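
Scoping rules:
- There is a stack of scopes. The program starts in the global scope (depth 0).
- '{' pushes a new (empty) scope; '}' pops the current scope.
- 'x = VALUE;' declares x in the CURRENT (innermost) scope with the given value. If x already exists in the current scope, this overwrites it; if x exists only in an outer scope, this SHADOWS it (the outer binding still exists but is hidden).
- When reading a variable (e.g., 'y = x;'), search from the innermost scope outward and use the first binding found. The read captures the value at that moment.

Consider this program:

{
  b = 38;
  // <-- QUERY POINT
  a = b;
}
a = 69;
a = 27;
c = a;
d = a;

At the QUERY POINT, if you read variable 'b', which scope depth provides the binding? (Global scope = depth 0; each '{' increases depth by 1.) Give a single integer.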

- EXERCISE INSTRUCTIONS
Scan the material for the string "this". Copy each line where it appears.

- WRITTEN RESPONSE
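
- 'x = VALUE;' declares x in the CURRENT (innermost) scope with the given value. If x already exists in the current scope, this overwrites it; if x exists only in an outer scope, this SHADOWS it (the outer binding still exists but is hidden).
Consider this program: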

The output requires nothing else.